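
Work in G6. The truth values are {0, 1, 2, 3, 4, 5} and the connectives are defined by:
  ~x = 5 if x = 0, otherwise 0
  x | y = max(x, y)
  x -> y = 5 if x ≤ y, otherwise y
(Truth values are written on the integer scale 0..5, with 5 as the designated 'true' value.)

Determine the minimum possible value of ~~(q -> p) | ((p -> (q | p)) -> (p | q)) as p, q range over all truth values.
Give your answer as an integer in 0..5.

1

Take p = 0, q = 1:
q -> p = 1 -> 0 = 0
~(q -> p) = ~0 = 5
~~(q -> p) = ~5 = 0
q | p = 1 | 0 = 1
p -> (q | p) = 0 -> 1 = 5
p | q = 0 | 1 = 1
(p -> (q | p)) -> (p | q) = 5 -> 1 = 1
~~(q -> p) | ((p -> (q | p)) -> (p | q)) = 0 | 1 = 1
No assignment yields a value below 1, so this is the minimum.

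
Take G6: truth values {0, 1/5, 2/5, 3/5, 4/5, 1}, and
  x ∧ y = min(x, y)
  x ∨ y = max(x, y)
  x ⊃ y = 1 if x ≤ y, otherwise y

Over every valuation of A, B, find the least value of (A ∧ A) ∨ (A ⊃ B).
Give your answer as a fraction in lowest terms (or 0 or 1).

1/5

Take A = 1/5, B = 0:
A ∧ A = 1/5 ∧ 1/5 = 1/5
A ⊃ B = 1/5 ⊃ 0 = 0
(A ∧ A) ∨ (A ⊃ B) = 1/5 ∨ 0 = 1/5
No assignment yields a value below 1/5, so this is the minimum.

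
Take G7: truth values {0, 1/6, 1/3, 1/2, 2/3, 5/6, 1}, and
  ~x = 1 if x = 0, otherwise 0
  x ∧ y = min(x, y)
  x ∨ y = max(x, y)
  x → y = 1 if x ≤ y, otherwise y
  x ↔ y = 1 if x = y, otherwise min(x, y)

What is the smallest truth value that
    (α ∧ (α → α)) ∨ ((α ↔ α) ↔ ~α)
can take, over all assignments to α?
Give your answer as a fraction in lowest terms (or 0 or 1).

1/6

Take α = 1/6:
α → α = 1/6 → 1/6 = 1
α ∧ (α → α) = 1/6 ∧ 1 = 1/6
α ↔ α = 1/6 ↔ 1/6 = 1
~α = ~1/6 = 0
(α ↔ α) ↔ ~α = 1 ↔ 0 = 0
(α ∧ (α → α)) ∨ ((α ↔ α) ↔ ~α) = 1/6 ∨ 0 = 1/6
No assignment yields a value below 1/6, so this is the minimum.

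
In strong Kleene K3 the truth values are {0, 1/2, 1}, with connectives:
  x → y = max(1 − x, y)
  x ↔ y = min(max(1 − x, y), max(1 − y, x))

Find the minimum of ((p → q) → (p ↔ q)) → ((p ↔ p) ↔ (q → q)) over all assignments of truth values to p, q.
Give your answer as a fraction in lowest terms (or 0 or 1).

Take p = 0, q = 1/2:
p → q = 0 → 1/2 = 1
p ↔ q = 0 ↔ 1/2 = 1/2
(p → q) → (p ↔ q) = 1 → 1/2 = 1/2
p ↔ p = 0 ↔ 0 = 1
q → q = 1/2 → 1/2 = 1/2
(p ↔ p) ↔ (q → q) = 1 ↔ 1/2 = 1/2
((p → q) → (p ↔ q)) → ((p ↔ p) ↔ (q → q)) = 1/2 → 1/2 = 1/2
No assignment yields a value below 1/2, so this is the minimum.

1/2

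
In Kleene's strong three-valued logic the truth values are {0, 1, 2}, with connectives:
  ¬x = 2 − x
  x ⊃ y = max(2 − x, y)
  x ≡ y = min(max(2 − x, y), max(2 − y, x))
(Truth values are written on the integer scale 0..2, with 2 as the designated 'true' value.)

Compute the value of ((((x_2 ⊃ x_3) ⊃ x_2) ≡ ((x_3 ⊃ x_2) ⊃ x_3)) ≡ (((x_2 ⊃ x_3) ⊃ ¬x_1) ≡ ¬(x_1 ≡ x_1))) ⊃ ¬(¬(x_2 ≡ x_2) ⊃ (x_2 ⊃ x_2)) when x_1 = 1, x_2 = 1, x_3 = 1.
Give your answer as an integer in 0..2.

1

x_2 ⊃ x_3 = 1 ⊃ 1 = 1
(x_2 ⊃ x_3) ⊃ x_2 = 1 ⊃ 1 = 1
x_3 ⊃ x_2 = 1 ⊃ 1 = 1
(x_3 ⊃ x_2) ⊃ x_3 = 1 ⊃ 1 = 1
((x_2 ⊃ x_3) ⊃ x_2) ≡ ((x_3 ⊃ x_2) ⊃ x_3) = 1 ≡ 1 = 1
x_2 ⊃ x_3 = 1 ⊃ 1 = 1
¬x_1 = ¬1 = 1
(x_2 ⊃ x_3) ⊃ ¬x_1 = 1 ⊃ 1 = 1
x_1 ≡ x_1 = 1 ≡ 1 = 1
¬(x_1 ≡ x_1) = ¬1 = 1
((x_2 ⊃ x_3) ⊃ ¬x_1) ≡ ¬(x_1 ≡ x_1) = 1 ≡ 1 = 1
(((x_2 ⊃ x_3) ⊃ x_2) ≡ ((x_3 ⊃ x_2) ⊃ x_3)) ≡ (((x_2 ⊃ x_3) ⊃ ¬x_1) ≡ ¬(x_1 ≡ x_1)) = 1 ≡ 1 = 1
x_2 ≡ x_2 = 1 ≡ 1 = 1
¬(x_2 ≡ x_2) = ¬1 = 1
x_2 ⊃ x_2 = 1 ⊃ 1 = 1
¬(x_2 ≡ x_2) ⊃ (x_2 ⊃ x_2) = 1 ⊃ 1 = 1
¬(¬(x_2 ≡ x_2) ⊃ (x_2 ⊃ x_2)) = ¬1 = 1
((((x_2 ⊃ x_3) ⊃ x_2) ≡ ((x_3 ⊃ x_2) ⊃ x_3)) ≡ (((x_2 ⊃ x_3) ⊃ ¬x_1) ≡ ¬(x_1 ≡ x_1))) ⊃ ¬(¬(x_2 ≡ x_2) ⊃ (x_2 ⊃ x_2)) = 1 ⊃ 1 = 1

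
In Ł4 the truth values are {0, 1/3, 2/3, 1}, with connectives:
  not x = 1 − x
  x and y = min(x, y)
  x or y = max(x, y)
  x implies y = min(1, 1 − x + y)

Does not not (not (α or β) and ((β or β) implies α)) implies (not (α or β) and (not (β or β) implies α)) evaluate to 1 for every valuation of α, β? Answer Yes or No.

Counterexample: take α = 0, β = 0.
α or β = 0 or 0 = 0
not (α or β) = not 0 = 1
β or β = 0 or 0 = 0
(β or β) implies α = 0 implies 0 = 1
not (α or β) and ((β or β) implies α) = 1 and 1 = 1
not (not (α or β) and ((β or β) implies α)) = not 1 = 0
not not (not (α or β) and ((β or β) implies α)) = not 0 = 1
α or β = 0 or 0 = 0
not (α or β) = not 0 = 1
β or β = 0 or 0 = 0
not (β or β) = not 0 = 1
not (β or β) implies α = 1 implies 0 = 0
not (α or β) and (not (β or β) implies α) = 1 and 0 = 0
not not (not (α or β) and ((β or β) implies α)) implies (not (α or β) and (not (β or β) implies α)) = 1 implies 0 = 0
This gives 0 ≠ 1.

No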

...

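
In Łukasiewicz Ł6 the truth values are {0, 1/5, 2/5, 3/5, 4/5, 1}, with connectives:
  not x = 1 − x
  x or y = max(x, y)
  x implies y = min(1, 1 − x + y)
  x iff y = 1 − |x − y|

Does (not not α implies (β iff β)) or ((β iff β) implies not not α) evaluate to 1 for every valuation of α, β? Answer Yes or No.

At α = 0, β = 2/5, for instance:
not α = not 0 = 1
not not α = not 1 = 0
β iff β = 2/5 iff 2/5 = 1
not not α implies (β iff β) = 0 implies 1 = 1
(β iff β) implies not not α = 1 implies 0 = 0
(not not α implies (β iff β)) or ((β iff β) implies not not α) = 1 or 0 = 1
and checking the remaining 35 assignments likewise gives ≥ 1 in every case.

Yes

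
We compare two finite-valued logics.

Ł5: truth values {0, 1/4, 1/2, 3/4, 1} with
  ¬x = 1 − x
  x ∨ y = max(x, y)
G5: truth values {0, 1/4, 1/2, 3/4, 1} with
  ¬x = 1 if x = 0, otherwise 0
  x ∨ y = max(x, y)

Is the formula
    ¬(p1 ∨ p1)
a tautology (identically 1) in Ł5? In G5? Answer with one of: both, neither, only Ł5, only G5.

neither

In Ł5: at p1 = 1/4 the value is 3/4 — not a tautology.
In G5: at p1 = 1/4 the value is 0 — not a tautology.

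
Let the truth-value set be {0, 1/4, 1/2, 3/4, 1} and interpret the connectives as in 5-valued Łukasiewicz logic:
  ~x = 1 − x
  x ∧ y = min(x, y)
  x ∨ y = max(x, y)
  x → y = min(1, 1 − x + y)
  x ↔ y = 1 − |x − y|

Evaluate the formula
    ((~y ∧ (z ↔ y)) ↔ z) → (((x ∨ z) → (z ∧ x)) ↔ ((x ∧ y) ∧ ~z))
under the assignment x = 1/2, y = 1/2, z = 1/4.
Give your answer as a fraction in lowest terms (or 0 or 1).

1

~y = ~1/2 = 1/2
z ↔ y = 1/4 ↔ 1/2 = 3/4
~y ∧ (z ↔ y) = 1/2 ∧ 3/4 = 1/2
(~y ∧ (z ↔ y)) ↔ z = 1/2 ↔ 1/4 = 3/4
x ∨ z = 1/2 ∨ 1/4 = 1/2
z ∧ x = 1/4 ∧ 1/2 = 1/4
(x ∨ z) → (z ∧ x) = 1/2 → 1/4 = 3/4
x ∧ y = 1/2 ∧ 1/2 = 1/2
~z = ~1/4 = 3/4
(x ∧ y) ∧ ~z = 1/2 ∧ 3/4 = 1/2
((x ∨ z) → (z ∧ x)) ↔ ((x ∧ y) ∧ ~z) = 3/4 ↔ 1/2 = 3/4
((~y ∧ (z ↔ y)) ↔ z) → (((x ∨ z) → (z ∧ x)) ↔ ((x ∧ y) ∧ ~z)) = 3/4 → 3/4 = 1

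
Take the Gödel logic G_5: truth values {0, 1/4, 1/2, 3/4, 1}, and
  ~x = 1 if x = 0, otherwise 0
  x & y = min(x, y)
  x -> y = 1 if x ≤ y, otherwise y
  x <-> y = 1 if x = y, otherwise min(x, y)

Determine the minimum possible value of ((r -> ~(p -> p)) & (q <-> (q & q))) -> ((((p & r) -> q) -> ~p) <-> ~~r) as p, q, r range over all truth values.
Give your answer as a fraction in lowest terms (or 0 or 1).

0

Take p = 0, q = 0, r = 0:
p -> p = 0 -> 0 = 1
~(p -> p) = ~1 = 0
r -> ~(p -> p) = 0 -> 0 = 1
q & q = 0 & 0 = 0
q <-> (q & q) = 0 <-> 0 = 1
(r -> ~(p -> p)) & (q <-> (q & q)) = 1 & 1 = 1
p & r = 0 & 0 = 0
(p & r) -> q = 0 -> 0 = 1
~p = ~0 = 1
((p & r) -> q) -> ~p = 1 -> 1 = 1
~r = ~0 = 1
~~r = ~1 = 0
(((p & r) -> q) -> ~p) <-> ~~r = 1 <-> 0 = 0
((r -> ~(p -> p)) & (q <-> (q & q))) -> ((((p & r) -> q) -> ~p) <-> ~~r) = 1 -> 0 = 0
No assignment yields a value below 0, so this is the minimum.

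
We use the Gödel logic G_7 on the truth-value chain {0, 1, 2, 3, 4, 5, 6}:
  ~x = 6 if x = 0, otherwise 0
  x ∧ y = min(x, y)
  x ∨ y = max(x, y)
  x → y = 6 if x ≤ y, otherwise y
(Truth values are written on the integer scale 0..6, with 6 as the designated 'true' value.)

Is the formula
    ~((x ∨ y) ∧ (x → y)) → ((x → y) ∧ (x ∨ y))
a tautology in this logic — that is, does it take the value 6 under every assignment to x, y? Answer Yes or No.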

THE PROBLEM: Quote the data above from the line containing "x ↔ y = 1 if x = y, otherwise min(x, y)" to the line containing "Compute the value", inclusive, and stop.

SOLUTION:
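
  x ↔ y = 1 if x = y, otherwise min(x, y)

What is the smallest truth value that
    (α ∧ (α → α)) ∨ ((α ↔ α) ↔ ~α)
can take, over all assignments to α?
Give your answer as a fraction in lowest terms (or 0 or 1).

1/6

Take α = 1/6:
α → α = 1/6 → 1/6 = 1
α ∧ (α → α) = 1/6 ∧ 1 = 1/6
α ↔ α = 1/6 ↔ 1/6 = 1
~α = ~1/6 = 0
(α ↔ α) ↔ ~α = 1 ↔ 0 = 0
(α ∧ (α → α)) ∨ ((α ↔ α) ↔ ~α) = 1/6 ∨ 0 = 1/6
No assignment yields a value below 1/6, so this is the minimum.

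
In strong Kleene K3 the truth values are {0, 1/2, 1}, with connectives:
  x → y = max(1 − x, y)
  x ↔ y = min(max(1 − x, y), max(1 − y, x))

Find the minimum of ((p → q) → (p ↔ q)) → ((p ↔ p) ↔ (q → q)) over all assignments of truth values to p, q.
Give your answer as a fraction in lowest terms (or 0 or 1).

Take p = 0, q = 1/2:
p → q = 0 → 1/2 = 1
p ↔ q = 0 ↔ 1/2 = 1/2
(p → q) → (p ↔ q) = 1 → 1/2 = 1/2
p ↔ p = 0 ↔ 0 = 1
q → q = 1/2 → 1/2 = 1/2
(p ↔ p) ↔ (q → q) = 1 ↔ 1/2 = 1/2
((p → q) → (p ↔ q)) → ((p ↔ p) ↔ (q → q)) = 1/2 → 1/2 = 1/2
No assignment yields a value below 1/2, so this is the minimum.

1/2

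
In Kleene's strong three-valued logic the truth values are {0, 1, 2}, with connectives:
  ¬x = 2 − x
  x ⊃ y = max(2 − x, y)
  x ≡ y = min(max(2 − x, y), max(2 − y, x))
(Truth values are written on the integer scale 0..2, with 2 as the designated 'true' value.)

Compute the value of ((((x_2 ⊃ x_3) ⊃ x_2) ≡ ((x_3 ⊃ x_2) ⊃ x_3)) ≡ (((x_2 ⊃ x_3) ⊃ ¬x_1) ≡ ¬(x_1 ≡ x_1))) ⊃ ¬(¬(x_2 ≡ x_2) ⊃ (x_2 ⊃ x_2)) when x_1 = 1, x_2 = 1, x_3 = 1.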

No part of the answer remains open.